━━━━━ Data to process ━━━━━
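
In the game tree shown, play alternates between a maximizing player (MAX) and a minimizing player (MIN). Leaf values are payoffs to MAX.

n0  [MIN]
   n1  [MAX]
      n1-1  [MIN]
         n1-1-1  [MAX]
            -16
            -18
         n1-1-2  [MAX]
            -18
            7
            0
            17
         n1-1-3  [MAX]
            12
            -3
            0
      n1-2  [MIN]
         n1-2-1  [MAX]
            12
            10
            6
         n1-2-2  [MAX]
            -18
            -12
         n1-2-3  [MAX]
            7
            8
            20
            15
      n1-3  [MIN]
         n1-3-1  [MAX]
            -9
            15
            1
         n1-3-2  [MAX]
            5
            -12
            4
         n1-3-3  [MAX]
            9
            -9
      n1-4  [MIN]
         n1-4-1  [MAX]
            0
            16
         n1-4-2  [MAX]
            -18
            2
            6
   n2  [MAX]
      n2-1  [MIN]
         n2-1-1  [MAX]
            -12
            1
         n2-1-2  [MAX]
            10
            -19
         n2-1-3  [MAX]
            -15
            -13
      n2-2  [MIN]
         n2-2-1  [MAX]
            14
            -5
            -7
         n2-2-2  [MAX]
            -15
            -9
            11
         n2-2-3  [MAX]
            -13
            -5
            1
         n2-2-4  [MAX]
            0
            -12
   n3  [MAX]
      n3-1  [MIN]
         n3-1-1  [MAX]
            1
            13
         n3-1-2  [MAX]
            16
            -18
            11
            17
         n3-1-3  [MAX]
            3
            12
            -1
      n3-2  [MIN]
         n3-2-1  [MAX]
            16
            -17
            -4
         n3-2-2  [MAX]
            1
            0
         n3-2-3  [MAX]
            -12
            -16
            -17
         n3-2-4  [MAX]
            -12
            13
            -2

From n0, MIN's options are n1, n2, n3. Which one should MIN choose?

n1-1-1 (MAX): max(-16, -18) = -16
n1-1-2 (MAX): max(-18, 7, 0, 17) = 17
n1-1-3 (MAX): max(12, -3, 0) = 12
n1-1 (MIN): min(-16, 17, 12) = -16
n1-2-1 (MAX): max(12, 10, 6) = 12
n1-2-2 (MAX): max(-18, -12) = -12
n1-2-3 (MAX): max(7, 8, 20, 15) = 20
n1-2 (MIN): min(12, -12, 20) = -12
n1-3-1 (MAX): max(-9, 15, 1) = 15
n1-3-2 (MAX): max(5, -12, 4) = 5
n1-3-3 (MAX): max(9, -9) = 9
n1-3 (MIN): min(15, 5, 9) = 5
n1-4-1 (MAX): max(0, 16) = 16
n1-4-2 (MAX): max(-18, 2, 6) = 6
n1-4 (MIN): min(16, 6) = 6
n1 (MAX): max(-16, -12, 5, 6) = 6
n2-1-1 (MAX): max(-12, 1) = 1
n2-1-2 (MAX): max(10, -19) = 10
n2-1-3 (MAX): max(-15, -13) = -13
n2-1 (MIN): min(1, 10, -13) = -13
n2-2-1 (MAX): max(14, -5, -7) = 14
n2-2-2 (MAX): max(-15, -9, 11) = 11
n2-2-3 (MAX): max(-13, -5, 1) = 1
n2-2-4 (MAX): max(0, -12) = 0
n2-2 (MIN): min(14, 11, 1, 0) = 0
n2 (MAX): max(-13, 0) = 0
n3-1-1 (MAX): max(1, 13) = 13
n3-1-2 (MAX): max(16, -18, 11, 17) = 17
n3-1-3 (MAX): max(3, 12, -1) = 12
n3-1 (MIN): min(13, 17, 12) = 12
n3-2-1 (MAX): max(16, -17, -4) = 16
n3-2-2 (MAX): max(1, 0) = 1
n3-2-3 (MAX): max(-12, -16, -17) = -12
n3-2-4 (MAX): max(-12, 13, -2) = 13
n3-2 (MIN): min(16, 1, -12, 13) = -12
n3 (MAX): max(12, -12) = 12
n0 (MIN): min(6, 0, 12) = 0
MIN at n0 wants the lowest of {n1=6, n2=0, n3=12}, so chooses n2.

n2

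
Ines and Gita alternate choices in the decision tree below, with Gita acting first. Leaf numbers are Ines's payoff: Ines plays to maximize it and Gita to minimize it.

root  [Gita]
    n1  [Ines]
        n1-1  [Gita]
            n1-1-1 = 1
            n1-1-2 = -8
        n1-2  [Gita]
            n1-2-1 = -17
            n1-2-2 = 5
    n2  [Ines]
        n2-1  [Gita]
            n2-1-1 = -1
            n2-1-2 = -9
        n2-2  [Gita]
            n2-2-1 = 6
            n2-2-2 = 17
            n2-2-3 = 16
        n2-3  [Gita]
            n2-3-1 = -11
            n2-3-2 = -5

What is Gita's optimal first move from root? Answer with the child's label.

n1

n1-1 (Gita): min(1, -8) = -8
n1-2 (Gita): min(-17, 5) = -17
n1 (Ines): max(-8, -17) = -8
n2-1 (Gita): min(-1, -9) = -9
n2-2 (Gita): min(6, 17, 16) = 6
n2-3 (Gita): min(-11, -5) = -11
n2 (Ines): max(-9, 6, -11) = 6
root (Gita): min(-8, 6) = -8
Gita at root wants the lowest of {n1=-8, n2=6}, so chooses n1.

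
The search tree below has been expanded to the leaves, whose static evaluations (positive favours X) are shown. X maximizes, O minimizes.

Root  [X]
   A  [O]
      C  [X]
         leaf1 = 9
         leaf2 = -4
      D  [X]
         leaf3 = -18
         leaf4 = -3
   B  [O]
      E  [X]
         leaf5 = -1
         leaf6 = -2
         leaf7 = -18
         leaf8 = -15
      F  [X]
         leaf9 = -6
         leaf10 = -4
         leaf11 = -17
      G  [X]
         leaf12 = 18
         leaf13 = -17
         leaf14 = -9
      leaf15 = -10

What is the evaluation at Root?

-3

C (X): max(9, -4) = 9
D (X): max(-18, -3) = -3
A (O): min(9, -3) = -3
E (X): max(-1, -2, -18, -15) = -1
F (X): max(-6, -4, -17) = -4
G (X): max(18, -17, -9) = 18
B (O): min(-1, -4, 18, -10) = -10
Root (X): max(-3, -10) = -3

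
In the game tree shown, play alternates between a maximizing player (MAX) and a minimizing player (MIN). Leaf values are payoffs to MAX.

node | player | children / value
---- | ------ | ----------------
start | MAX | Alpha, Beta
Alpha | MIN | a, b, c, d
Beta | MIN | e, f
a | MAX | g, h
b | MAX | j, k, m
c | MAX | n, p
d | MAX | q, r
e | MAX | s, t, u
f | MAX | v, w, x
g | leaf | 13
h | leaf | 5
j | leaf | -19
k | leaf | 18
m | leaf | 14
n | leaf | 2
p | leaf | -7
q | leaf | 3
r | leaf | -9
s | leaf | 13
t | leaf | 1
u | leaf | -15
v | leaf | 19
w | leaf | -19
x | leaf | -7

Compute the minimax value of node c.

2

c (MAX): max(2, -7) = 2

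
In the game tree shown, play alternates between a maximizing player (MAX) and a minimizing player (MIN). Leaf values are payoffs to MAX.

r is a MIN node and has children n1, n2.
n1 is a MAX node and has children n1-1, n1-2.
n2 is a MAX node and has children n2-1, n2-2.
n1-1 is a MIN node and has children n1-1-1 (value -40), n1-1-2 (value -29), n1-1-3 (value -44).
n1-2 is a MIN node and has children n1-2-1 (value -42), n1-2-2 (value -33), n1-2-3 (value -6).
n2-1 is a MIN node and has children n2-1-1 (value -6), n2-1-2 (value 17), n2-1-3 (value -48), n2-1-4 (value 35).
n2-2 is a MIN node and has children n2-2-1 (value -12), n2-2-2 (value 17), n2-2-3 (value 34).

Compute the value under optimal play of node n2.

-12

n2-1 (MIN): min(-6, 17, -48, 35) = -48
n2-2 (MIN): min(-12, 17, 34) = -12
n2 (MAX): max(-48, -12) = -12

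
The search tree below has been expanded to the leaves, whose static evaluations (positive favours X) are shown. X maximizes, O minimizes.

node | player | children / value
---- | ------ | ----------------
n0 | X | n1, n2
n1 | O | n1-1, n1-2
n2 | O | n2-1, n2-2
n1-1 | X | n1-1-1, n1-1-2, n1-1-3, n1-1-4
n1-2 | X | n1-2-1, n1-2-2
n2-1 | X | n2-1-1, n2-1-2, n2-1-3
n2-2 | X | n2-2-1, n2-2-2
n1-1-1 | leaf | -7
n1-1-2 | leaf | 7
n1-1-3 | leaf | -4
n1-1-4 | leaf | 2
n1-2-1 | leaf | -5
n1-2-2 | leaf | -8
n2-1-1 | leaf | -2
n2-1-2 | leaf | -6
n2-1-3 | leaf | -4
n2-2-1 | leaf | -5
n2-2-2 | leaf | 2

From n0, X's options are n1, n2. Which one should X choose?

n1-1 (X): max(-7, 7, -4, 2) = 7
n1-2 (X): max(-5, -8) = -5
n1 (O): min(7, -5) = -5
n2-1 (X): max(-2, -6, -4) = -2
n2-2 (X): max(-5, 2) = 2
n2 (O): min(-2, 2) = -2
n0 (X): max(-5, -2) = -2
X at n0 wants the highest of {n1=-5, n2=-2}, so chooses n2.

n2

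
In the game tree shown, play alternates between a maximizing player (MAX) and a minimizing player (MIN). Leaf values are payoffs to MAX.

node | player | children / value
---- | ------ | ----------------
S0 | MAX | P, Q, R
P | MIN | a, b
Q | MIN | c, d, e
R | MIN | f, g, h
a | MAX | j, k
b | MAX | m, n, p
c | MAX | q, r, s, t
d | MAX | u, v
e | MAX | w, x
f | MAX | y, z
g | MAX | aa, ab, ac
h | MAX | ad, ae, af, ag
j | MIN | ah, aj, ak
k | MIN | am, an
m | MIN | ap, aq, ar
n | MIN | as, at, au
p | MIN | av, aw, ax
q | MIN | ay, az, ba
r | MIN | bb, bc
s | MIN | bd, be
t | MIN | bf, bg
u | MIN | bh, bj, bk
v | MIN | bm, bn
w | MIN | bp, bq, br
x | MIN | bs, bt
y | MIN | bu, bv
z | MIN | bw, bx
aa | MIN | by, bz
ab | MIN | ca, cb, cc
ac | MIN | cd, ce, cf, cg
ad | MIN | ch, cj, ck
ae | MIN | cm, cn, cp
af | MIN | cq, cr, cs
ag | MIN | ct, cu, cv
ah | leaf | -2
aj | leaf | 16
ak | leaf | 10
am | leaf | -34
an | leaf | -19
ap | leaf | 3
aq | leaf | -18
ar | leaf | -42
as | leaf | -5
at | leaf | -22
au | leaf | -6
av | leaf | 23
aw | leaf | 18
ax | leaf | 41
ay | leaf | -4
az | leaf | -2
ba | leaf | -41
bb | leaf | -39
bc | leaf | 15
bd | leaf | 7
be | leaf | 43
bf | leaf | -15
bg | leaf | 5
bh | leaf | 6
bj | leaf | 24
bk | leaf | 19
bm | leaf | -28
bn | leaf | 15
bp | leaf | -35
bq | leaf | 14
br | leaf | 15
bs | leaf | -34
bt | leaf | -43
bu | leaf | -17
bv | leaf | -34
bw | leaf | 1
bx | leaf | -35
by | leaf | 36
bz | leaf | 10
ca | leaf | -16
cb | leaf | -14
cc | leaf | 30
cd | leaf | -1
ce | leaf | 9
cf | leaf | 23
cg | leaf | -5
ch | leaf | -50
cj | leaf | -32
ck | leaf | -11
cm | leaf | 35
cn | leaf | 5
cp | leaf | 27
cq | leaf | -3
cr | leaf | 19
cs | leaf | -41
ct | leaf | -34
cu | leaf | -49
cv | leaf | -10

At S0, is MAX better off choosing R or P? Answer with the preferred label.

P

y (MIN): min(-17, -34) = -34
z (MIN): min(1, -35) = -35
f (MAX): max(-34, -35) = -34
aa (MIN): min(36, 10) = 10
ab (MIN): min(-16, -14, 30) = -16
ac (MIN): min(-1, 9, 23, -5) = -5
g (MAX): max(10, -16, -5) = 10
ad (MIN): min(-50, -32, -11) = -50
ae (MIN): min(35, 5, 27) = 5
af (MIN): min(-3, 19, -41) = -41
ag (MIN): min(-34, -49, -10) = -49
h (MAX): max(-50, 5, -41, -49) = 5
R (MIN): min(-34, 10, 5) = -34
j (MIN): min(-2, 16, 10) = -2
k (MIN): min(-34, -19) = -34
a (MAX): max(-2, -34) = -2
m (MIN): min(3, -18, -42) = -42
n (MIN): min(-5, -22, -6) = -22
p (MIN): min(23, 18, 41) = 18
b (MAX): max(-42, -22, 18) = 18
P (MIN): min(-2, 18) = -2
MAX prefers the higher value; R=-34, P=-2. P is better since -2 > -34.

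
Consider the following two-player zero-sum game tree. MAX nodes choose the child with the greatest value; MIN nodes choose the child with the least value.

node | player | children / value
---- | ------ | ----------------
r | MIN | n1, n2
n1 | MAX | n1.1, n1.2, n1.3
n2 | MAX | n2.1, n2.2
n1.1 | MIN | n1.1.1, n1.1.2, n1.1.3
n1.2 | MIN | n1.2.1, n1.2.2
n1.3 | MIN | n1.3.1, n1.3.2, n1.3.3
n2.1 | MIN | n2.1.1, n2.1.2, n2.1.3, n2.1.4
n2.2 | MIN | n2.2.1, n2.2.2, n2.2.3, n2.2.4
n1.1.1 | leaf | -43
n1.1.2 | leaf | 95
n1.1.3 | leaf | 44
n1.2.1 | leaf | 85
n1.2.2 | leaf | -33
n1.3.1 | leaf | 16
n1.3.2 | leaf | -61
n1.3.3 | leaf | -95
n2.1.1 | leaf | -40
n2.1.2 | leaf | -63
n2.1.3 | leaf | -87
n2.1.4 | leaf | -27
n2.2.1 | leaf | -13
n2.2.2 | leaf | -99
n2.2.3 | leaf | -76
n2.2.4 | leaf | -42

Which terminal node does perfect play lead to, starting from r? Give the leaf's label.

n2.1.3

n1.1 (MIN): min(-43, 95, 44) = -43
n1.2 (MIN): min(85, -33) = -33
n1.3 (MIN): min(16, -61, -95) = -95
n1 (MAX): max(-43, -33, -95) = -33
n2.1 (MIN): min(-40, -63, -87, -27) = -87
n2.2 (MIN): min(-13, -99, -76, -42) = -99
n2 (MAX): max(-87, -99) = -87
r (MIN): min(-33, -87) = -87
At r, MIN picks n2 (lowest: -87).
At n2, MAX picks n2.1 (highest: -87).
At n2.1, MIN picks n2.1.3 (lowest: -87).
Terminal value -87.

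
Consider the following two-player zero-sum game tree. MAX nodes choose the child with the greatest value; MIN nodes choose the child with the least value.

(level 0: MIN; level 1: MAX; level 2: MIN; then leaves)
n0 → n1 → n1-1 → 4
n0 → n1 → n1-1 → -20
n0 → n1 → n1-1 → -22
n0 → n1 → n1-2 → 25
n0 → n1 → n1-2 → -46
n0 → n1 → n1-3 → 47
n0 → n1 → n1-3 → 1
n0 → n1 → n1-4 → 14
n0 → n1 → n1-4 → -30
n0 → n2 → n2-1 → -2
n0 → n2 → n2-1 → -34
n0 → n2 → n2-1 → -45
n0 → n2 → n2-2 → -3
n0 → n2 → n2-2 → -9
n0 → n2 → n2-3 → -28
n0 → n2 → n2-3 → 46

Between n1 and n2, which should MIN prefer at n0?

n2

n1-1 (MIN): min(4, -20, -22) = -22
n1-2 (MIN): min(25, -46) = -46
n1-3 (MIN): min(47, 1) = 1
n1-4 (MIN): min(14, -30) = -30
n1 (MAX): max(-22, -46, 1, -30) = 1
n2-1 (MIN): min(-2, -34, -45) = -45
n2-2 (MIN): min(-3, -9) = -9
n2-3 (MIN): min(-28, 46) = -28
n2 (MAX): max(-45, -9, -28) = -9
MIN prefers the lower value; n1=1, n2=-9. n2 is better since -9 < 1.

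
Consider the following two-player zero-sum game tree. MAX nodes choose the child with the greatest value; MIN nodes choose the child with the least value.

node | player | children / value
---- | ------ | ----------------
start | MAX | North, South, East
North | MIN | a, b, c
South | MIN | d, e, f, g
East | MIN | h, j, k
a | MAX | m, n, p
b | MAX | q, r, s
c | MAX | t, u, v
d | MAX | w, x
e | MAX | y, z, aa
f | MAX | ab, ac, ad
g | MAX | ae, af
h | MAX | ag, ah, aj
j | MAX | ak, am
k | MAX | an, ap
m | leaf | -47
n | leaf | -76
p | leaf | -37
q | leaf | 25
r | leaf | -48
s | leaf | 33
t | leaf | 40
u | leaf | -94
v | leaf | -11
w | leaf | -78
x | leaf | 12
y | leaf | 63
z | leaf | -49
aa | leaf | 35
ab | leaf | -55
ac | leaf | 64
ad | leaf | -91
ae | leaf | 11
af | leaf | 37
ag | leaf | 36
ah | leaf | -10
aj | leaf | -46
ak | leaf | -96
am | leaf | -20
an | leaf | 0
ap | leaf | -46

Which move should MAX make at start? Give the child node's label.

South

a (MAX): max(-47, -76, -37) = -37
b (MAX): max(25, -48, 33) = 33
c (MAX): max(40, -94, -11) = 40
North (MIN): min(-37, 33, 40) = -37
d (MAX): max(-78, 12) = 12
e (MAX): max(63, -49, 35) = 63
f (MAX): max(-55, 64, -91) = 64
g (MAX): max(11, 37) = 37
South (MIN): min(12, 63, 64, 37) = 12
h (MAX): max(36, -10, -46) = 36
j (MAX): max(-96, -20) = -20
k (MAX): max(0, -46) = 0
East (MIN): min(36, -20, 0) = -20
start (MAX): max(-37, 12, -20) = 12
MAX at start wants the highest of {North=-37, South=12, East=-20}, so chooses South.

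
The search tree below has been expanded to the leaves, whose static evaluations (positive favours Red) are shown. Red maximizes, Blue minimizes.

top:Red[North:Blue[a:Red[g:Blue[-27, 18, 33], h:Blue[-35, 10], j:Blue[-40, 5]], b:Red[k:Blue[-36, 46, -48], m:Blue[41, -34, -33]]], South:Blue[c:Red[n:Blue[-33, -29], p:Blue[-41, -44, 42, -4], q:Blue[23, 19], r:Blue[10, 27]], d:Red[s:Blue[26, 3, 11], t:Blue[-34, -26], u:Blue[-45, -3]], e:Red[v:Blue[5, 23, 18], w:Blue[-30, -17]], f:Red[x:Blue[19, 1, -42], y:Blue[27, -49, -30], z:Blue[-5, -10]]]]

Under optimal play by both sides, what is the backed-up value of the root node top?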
━━━━━
What is expected => Keeping every character as it is, restate the lines above that run from the line with "n1-1-1 | leaf | -7" through the line with "bz | leaf | 10", both included, and nothing else.

Task response =>
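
n1-1-1 | leaf | -7
n1-1-2 | leaf | 7
n1-1-3 | leaf | -4
n1-1-4 | leaf | 2
n1-2-1 | leaf | -5
n1-2-2 | leaf | -8
n2-1-1 | leaf | -2
n2-1-2 | leaf | -6
n2-1-3 | leaf | -4
n2-2-1 | leaf | -5
n2-2-2 | leaf | 2

From n0, X's options are n1, n2. Which one should X choose?

n1-1 (X): max(-7, 7, -4, 2) = 7
n1-2 (X): max(-5, -8) = -5
n1 (O): min(7, -5) = -5
n2-1 (X): max(-2, -6, -4) = -2
n2-2 (X): max(-5, 2) = 2
n2 (O): min(-2, 2) = -2
n0 (X): max(-5, -2) = -2
X at n0 wants the highest of {n1=-5, n2=-2}, so chooses n2.

n2

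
In the game tree shown, play alternates between a maximizing player (MAX) and a minimizing player (MIN). Leaf values are payoffs to MAX.

node | player | children / value
---- | ------ | ----------------
S0 | MAX | P, Q, R
P | MIN | a, b
Q | MIN | c, d, e
R | MIN | f, g, h
a | MAX | j, k
b | MAX | m, n, p
c | MAX | q, r, s, t
d | MAX | u, v
e | MAX | w, x
f | MAX | y, z
g | MAX | aa, ab, ac
h | MAX | ad, ae, af, ag
j | MIN | ah, aj, ak
k | MIN | am, an
m | MIN | ap, aq, ar
n | MIN | as, at, au
p | MIN | av, aw, ax
q | MIN | ay, az, ba
r | MIN | bb, bc
s | MIN | bd, be
t | MIN | bf, bg
u | MIN | bh, bj, bk
v | MIN | bm, bn
w | MIN | bp, bq, br
x | MIN | bs, bt
y | MIN | bu, bv
z | MIN | bw, bx
aa | MIN | by, bz
ab | MIN | ca, cb, cc
ac | MIN | cd, ce, cf, cg
ad | MIN | ch, cj, ck
ae | MIN | cm, cn, cp
af | MIN | cq, cr, cs
ag | MIN | ct, cu, cv
ah | leaf | -2
aj | leaf | 16
ak | leaf | 10
am | leaf | -34
an | leaf | -19
ap | leaf | 3
aq | leaf | -18
ar | leaf | -42
as | leaf | -5
at | leaf | -22
au | leaf | -6
av | leaf | 23
aw | leaf | 18
ax | leaf | 41
ay | leaf | -4
az | leaf | -2
ba | leaf | -41
bb | leaf | -39
bc | leaf | 15
bd | leaf | 7
be | leaf | 43
bf | leaf | -15
bg | leaf | 5
bh | leaf | 6
bj | leaf | 24
bk | leaf | 19
bm | leaf | -28
bn | leaf | 15
bp | leaf | -35
bq | leaf | 14
br | leaf | 15
bs | leaf | -34
bt | leaf | -43
bu | leaf | -17
bv | leaf | -34
bw | leaf | 1
bx | leaf | -35
by | leaf | 36
bz | leaf | 10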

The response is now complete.